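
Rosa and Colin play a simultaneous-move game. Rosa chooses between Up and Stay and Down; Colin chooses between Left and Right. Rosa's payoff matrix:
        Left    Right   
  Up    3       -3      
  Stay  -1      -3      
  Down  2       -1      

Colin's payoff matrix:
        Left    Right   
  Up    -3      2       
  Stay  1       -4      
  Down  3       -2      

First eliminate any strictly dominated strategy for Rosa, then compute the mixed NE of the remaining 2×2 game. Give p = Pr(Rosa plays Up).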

------------------------

◆ WHAT THE TASK REQUIRES
Each line of the data that holds "game" should be copied.

◆ TASK ANSWER
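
Rosa and Colin play a simultaneous-move game. Rosa chooses between Up and Stay and Down; Colin chooses between Left and Right. Rosa's payoff matrix:
First eliminate any strictly dominated strategy for Rosa, then compute the mixed NE of the remaining 2×2 game. Give p = Pr(Rosa plays Up).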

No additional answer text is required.